### Exercise details:
Exactly the lines from the top of the records below through the one containing "13, 45, 118]." must be set down, with no line added or dropped.

### Data for this exercise:

=== Section Start ===

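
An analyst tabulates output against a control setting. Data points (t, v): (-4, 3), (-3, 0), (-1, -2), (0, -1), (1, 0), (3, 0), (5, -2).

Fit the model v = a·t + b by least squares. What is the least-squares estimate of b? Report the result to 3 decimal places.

b = -0.239

Sums needed: Σt·t = 61, Σt = 1, Σ1 = 7.
Right-hand side: Σt·v = -20, Σv = -2.
MᵀM·[a, b]ᵀ = Mᵀv becomes [[61, 1]; [1, 7]]·[a, b]ᵀ = [-20, -2]ᵀ.
Δ = 61·7 − 1² = 426.
a = ((-20)·7 − 1·(-2))/426 = -23/71; b = (61·(-2) − 1·(-20))/426 = -17/71.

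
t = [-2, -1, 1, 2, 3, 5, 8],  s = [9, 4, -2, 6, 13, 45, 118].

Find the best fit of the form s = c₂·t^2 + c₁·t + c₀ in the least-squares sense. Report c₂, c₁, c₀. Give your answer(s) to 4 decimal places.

c₂ = 2.0037, c₁ = -1.1337, c₀ = -0.7517

The normal system XᵀX·[c₂, c₁, c₀]ᵀ = Xᵀs is [[4836, 664, 108]; [664, 108, 16]; [108, 16, 7]]·[c₂, c₁, c₀]ᵀ = [8856, 1196, 193]ᵀ.
Row-reducing yields c₂ = 9187/4585, c₁ = -25989/22925, c₀ = -17233/22925.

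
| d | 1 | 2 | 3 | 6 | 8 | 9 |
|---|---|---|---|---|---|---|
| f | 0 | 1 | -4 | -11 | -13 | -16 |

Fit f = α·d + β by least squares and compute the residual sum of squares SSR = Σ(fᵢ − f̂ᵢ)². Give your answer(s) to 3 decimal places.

Normal-equation sums: Σd·d = 195, Σd = 29, Σ1 = 6.
And Σd·f = -324, Σf = -43.
So AᵀA·[α, β]ᵀ = Aᵀf: [[195, 29]; [29, 6]]·[α, β]ᵀ = [-324, -43]ᵀ.
Determinant 195·6 − 29² = 329.
α = ((-324)·6 − 29·(-43))/329 = -697/329; β = (195·(-43) − 29·(-324))/329 = 1011/329.
Residuals: -314/329, 712/329, -236/329, -64/47, 288/329, -2/329; SSR = 2872/329.

SSR = 8.729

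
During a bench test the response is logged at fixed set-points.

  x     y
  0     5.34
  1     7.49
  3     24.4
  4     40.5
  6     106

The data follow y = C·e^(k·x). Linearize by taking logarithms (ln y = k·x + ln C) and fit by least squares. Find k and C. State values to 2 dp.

Linearized form: ln y = k·x + ln C. From the 5 transformed points,
Σx = 14.0000, Σ(x)² = 62.0000, Σln y = 15.2481, Σx·ln y = 54.3832.
Equations: 62.0000·k + 14.0000·ln C = 54.3832;  14.0000·k + 5·ln C = 15.2481.
Slope k = (n·Σx·ln y − Σx·Σln y)/(n·Σ(x)² − (Σx)²) = (5·54.3832 − 14.0000·15.2481)/114.0000 = 0.51265; ln C = (Σln y − k·Σx)/n = 1.61420, so C = exp(1.61420) = 5.02388.

k = 0.51, C = 5.02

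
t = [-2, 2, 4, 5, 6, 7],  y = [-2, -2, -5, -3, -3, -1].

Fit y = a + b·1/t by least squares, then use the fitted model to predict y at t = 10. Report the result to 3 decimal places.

Sums needed: Σ1 = 6, Σ1/t = 319/420, Σ1/t·1/t = 114781/176400.
Moment sums: Σy = -16, Σ1/t·y = -349/140.
Eliminating b: (114781/176400)·(row 1) − (319/420)·(row 2) gives (23477/7056)·a = (114781/176400)·(-16) − (319/420)·(-349/140) = -1502503/176400, so a = -1502503/586925.
Then b = ((-349/140) − (319/420)·(-1502503/586925))/(114781/176400) = -98952/117385.
At t = 10: ŷ = (-1502503/586925)·(1) + (-98952/117385)·(1/10) = -1551979/586925.

ŷ = -2.644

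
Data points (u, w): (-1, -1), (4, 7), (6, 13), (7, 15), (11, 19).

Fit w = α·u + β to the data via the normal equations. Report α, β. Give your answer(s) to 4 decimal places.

α = 1.7461, β = 1.1710

Setting ∂/∂α … = 0 gives: 223·α + 27·β = 421;  27·α + 5·β = 53.
Eliminating β: 5·(row 1) − 27·(row 2) gives 386·α = 5·421 − 27·53 = 674, so α = 337/193.
Then β = (53 − 27·(337/193))/5 = 226/193.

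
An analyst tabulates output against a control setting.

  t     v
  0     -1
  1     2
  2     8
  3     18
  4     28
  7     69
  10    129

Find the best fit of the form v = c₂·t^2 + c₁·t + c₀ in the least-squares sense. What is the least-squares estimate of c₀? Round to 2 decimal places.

The normal equations are: 12755·c₂ + 1443·c₁ + 179·c₀ = 16925;  1443·c₂ + 179·c₁ + 27·c₀ = 1957;  179·c₂ + 27·c₁ + 7·c₀ = 253.
(Σt^2·t^2 = 12755, Σt^2·t = 1443, Σt^2 = 179, Σt·t = 179, Σt = 27, Σ1 = 7, Σt^2·v = 16925, Σt·v = 1957, Σv = 253.)
Row-reducing yields c₂ = 9687/10018, c₁ = 33917/10018, c₀ = -8227/5009.

c₀ = -1.64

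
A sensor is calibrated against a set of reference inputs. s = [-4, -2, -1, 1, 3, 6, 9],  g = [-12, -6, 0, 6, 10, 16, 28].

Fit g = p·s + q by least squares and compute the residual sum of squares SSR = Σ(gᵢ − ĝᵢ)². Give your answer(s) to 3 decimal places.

SSR = 18.027

Forming MᵀM = [[148, 12]; [12, 7]] and Mᵀg = [444, 42]ᵀ gives MᵀM·[p, q]ᵀ = Mᵀg.
Eliminating q: 7·(row 1) − 12·(row 2) gives 892·p = 7·444 − 12·42 = 2604, so p = 651/223.
Then q = (42 − 12·(651/223))/7 = 222/223.
Residuals: -294/223, -258/223, 429/223, 465/223, 55/223, -560/223, 163/223; SSR = 4020/223.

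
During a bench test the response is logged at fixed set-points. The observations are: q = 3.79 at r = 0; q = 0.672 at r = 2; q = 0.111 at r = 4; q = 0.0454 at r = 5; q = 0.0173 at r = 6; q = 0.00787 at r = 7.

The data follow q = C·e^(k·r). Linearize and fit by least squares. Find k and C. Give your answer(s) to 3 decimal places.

k = -0.890, C = 3.866

Linearized form: ln q = k·r + ln C. From the 6 transformed points,
AᵀA = [[130.0000, 24.0000]; [24.0000, 6]], rhs = [-83.3043, -13.2573]ᵀ  (here Σr = 24.0000, Σ(r)² = 130.0000, Σln q = -13.2573, Σr·ln q = -83.3043).
Slope k = (n·Σr·ln q − Σr·Σln q)/(n·Σ(r)² − (Σr)²) = (6·-83.3043 − 24.0000·-13.2573)/204.0000 = -0.89044; ln C = (Σln q − k·Σr)/n = 1.35220, so C = exp(1.35220) = 3.86590.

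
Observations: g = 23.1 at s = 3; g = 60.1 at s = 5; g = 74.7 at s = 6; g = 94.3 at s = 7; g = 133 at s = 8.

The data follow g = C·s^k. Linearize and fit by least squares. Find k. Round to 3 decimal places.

k = 1.724

With ln gᵢ as the transformed response and ln sᵢ as the regressor:
Over the data: Σln s = 8.5252, Σ(ln s)² = 15.1183, Σln g = 20.9862, Σln s·ln g = 36.7867.
Normal system: [[15.1183, 8.5252]; [8.5252, 5]]·[k, ln C]ᵀ = [36.7867, 20.9862]ᵀ.
Slope k = (n·Σln s·ln g − Σln s·Σln g)/(n·Σ(ln s)² − (Σln s)²) = (5·36.7867 − 8.5252·20.9862)/2.9130 = 1.72435; ln C = (Σln g − k·Σln s)/n = 1.25716.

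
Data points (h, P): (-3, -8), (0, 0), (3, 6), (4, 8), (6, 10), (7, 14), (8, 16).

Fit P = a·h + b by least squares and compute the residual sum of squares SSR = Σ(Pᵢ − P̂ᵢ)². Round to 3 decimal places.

SSR = 4.982

Sums needed: Σh·h = 183, Σh = 25, Σ1 = 7.
Moment sums: Σh·P = 360, ΣP = 46.
AᵀA·[a, b]ᵀ = AᵀP becomes [[183, 25]; [25, 7]]·[a, b]ᵀ = [360, 46]ᵀ.
det = 183·7 − 25² = 656.
a = (360·7 − 25·46)/656 = 685/328; b = (183·46 − 25·360)/656 = -291/328.
Residuals: -139/164, 291/328, 51/82, 175/328, -539/328, 11/41, 59/328; SSR = 817/164.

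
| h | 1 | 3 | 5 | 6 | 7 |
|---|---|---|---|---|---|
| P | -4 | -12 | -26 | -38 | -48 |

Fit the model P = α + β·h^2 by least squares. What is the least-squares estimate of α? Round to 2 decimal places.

Compute the Gram sums: Σ1 = 5, Σh^2 = 120, Σh^2·h^2 = 4404.
Moment sums: ΣP = -128, Σh^2·P = -4482.
Normal equations: [[5, 120]; [120, 4404]]·[α, β]ᵀ = [-128, -4482]ᵀ.
Determinant 5·4404 − 120² = 7620.
α = ((-128)·4404 − 120·(-4482))/7620 = -2156/635; β = (5·(-4482) − 120·(-128))/7620 = -235/254.

α = -3.40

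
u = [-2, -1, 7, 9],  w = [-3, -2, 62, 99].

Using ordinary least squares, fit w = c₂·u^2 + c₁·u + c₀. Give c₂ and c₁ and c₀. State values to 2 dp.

Compute the Gram sums: Σu^2·u^2 = 8979, Σu^2·u = 1063, Σu^2 = 135, Σu·u = 135, Σu = 13, Σ1 = 4.
Moment sums: Σu^2·w = 11043, Σu·w = 1333, Σw = 156.
So XᵀX·[c₂, c₁, c₀]ᵀ = Xᵀw: [[8979, 1063, 135]; [1063, 135, 13]; [135, 13, 4]]·[c₂, c₁, c₀]ᵀ = [11043, 1333, 156]ᵀ.
Inverting the 3×3 Gram matrix, [c₂, c₁, c₀]ᵀ = [20279/20522, 46275/20522, -17226/10261]ᵀ.

c₂ = 0.99, c₁ = 2.25, c₀ = -1.68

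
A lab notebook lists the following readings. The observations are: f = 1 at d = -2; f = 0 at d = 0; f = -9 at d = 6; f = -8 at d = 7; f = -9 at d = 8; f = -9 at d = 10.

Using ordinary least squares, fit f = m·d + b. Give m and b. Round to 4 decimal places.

Entries of MᵀM: Σd·d = 253, Σd = 29, Σ1 = 6.
Right-hand side: Σd·f = -274, Σf = -34.
MᵀM·[m, b]ᵀ = Mᵀf becomes [[253, 29]; [29, 6]]·[m, b]ᵀ = [-274, -34]ᵀ.
Eliminating b: 6·(row 1) − 29·(row 2) gives 677·m = 6·(-274) − 29·(-34) = -658, so m = -658/677.
Then b = ((-34) − 29·(-658/677))/6 = -656/677.

m = -0.9719, b = -0.9690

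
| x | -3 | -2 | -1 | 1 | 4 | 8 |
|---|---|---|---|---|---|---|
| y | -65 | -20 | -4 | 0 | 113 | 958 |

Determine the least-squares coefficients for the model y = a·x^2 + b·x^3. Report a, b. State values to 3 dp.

Compute the Gram sums: Σx^2·x^2 = 4451, Σx^2·x^3 = 33517, Σx^3·x^3 = 267035.
For Mᵀy: Σx^2·y = 62451, Σx^3·y = 499647.
Normal equations: [[4451, 33517]; [33517, 267035]]·[a, b]ᵀ = [62451, 499647]ᵀ.
det = 4451·267035 − 33517² = 65183496.
a = (62451·267035 − 33517·499647)/65183496 = -11677619/10863916; b = (4451·499647 − 33517·62451)/65183496 = 21793105/10863916.

a = -1.075, b = 2.006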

=== Section End ===

### Expected answer:
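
An analyst tabulates output against a control setting. Data points (t, v): (-4, 3), (-3, 0), (-1, -2), (0, -1), (1, 0), (3, 0), (5, -2).

Fit the model v = a·t + b by least squares. What is the least-squares estimate of b? Report the result to 3 decimal places.

b = -0.239

Sums needed: Σt·t = 61, Σt = 1, Σ1 = 7.
Right-hand side: Σt·v = -20, Σv = -2.
MᵀM·[a, b]ᵀ = Mᵀv becomes [[61, 1]; [1, 7]]·[a, b]ᵀ = [-20, -2]ᵀ.
Δ = 61·7 − 1² = 426.
a = ((-20)·7 − 1·(-2))/426 = -23/71; b = (61·(-2) − 1·(-20))/426 = -17/71.

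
t = [-2, -1, 1, 2, 3, 5, 8],  s = [9, 4, -2, 6, 13, 45, 118].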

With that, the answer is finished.